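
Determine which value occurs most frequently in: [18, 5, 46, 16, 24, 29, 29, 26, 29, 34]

29

Step 1: Count the frequency of each value:
  5: appears 1 time(s)
  16: appears 1 time(s)
  18: appears 1 time(s)
  24: appears 1 time(s)
  26: appears 1 time(s)
  29: appears 3 time(s)
  34: appears 1 time(s)
  46: appears 1 time(s)
Step 2: The value 29 appears most frequently (3 times).
Step 3: Mode = 29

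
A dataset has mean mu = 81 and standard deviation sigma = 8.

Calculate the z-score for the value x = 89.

1

Step 1: Recall the z-score formula: z = (x - mu) / sigma
Step 2: Substitute values: z = (89 - 81) / 8
Step 3: z = 8 / 8 = 1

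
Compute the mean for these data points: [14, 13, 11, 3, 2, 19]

10.3333

Step 1: Sum all values: 14 + 13 + 11 + 3 + 2 + 19 = 62
Step 2: Count the number of values: n = 6
Step 3: Mean = sum / n = 62 / 6 = 10.3333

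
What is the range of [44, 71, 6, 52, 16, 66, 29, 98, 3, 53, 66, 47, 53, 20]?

95

Step 1: Identify the maximum value: max = 98
Step 2: Identify the minimum value: min = 3
Step 3: Range = max - min = 98 - 3 = 95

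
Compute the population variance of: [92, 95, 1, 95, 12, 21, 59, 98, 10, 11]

1600.24

Step 1: Compute the mean: (92 + 95 + 1 + 95 + 12 + 21 + 59 + 98 + 10 + 11) / 10 = 49.4
Step 2: Compute squared deviations from the mean:
  (92 - 49.4)^2 = 1814.76
  (95 - 49.4)^2 = 2079.36
  (1 - 49.4)^2 = 2342.56
  (95 - 49.4)^2 = 2079.36
  (12 - 49.4)^2 = 1398.76
  (21 - 49.4)^2 = 806.56
  (59 - 49.4)^2 = 92.16
  (98 - 49.4)^2 = 2361.96
  (10 - 49.4)^2 = 1552.36
  (11 - 49.4)^2 = 1474.56
Step 3: Sum of squared deviations = 16002.4
Step 4: Population variance = 16002.4 / 10 = 1600.24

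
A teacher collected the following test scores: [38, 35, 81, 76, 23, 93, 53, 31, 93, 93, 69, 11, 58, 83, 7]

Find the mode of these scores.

93

Step 1: Count the frequency of each value:
  7: appears 1 time(s)
  11: appears 1 time(s)
  23: appears 1 time(s)
  31: appears 1 time(s)
  35: appears 1 time(s)
  38: appears 1 time(s)
  53: appears 1 time(s)
  58: appears 1 time(s)
  69: appears 1 time(s)
  76: appears 1 time(s)
  81: appears 1 time(s)
  83: appears 1 time(s)
  93: appears 3 time(s)
Step 2: The value 93 appears most frequently (3 times).
Step 3: Mode = 93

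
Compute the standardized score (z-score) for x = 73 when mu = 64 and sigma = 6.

1.5

Step 1: Recall the z-score formula: z = (x - mu) / sigma
Step 2: Substitute values: z = (73 - 64) / 6
Step 3: z = 9 / 6 = 1.5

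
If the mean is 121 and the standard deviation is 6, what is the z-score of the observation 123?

0.3333

Step 1: Recall the z-score formula: z = (x - mu) / sigma
Step 2: Substitute values: z = (123 - 121) / 6
Step 3: z = 2 / 6 = 0.3333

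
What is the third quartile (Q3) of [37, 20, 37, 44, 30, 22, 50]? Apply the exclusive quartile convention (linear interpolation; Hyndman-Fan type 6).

44

Step 1: Sort the data: [20, 22, 30, 37, 37, 44, 50]
Step 2: n = 7
Step 3: Using the exclusive quartile method:
  Q1 = 22
  Q2 (median) = 37
  Q3 = 44
  IQR = Q3 - Q1 = 44 - 22 = 22
Step 4: Q3 = 44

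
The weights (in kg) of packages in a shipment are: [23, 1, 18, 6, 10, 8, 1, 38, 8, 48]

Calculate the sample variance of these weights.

252.7667

Step 1: Compute the mean: (23 + 1 + 18 + 6 + 10 + 8 + 1 + 38 + 8 + 48) / 10 = 16.1
Step 2: Compute squared deviations from the mean:
  (23 - 16.1)^2 = 47.61
  (1 - 16.1)^2 = 228.01
  (18 - 16.1)^2 = 3.61
  (6 - 16.1)^2 = 102.01
  (10 - 16.1)^2 = 37.21
  (8 - 16.1)^2 = 65.61
  (1 - 16.1)^2 = 228.01
  (38 - 16.1)^2 = 479.61
  (8 - 16.1)^2 = 65.61
  (48 - 16.1)^2 = 1017.61
Step 3: Sum of squared deviations = 2274.9
Step 4: Sample variance = 2274.9 / 9 = 252.7667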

**HOW TO COMPLETE THIS TASK**: Write out the entries verbatim, all of them.

**RESULT OF THIS EXERCISE**:
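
Determine which value occurs most frequently in: [18, 5, 46, 16, 24, 29, 29, 26, 29, 34]

29

Step 1: Count the frequency of each value:
  5: appears 1 time(s)
  16: appears 1 time(s)
  18: appears 1 time(s)
  24: appears 1 time(s)
  26: appears 1 time(s)
  29: appears 3 time(s)
  34: appears 1 time(s)
  46: appears 1 time(s)
Step 2: The value 29 appears most frequently (3 times).
Step 3: Mode = 29

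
A dataset has mean mu = 81 and standard deviation sigma = 8.

Calculate the z-score for the value x = 89.

1

Step 1: Recall the z-score formula: z = (x - mu) / sigma
Step 2: Substitute values: z = (89 - 81) / 8
Step 3: z = 8 / 8 = 1

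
Compute the mean for these data points: [14, 13, 11, 3, 2, 19]

10.3333

Step 1: Sum all values: 14 + 13 + 11 + 3 + 2 + 19 = 62
Step 2: Count the number of values: n = 6
Step 3: Mean = sum / n = 62 / 6 = 10.3333

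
What is the range of [44, 71, 6, 52, 16, 66, 29, 98, 3, 53, 66, 47, 53, 20]?

95

Step 1: Identify the maximum value: max = 98
Step 2: Identify the minimum value: min = 3
Step 3: Range = max - min = 98 - 3 = 95

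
Compute the population variance of: [92, 95, 1, 95, 12, 21, 59, 98, 10, 11]

1600.24

Step 1: Compute the mean: (92 + 95 + 1 + 95 + 12 + 21 + 59 + 98 + 10 + 11) / 10 = 49.4
Step 2: Compute squared deviations from the mean:
  (92 - 49.4)^2 = 1814.76
  (95 - 49.4)^2 = 2079.36
  (1 - 49.4)^2 = 2342.56
  (95 - 49.4)^2 = 2079.36
  (12 - 49.4)^2 = 1398.76
  (21 - 49.4)^2 = 806.56
  (59 - 49.4)^2 = 92.16
  (98 - 49.4)^2 = 2361.96
  (10 - 49.4)^2 = 1552.36
  (11 - 49.4)^2 = 1474.56
Step 3: Sum of squared deviations = 16002.4
Step 4: Population variance = 16002.4 / 10 = 1600.24

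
A teacher collected the following test scores: [38, 35, 81, 76, 23, 93, 53, 31, 93, 93, 69, 11, 58, 83, 7]

Find the mode of these scores.

93

Step 1: Count the frequency of each value:
  7: appears 1 time(s)
  11: appears 1 time(s)
  23: appears 1 time(s)
  31: appears 1 time(s)
  35: appears 1 time(s)
  38: appears 1 time(s)
  53: appears 1 time(s)
  58: appears 1 time(s)
  69: appears 1 time(s)
  76: appears 1 time(s)
  81: appears 1 time(s)
  83: appears 1 time(s)
  93: appears 3 time(s)
Step 2: The value 93 appears most frequently (3 times).
Step 3: Mode = 93

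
Compute the standardized score (z-score) for x = 73 when mu = 64 and sigma = 6.

1.5

Step 1: Recall the z-score formula: z = (x - mu) / sigma
Step 2: Substitute values: z = (73 - 64) / 6
Step 3: z = 9 / 6 = 1.5

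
If the mean is 121 and the standard deviation is 6, what is the z-score of the observation 123?

0.3333

Step 1: Recall the z-score formula: z = (x - mu) / sigma
Step 2: Substitute values: z = (123 - 121) / 6
Step 3: z = 2 / 6 = 0.3333

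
What is the third quartile (Q3) of [37, 20, 37, 44, 30, 22, 50]? Apply the exclusive quartile convention (linear interpolation; Hyndman-Fan type 6).

44

Step 1: Sort the data: [20, 22, 30, 37, 37, 44, 50]
Step 2: n = 7
Step 3: Using the exclusive quartile method:
  Q1 = 22
  Q2 (median) = 37
  Q3 = 44
  IQR = Q3 - Q1 = 44 - 22 = 22
Step 4: Q3 = 44

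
The weights (in kg) of packages in a shipment are: [23, 1, 18, 6, 10, 8, 1, 38, 8, 48]

Calculate the sample variance of these weights.

252.7667

Step 1: Compute the mean: (23 + 1 + 18 + 6 + 10 + 8 + 1 + 38 + 8 + 48) / 10 = 16.1
Step 2: Compute squared deviations from the mean:
  (23 - 16.1)^2 = 47.61
  (1 - 16.1)^2 = 228.01
  (18 - 16.1)^2 = 3.61
  (6 - 16.1)^2 = 102.01
  (10 - 16.1)^2 = 37.21
  (8 - 16.1)^2 = 65.61
  (1 - 16.1)^2 = 228.01
  (38 - 16.1)^2 = 479.61
  (8 - 16.1)^2 = 65.61
  (48 - 16.1)^2 = 1017.61
Step 3: Sum of squared deviations = 2274.9
Step 4: Sample variance = 2274.9 / 9 = 252.7667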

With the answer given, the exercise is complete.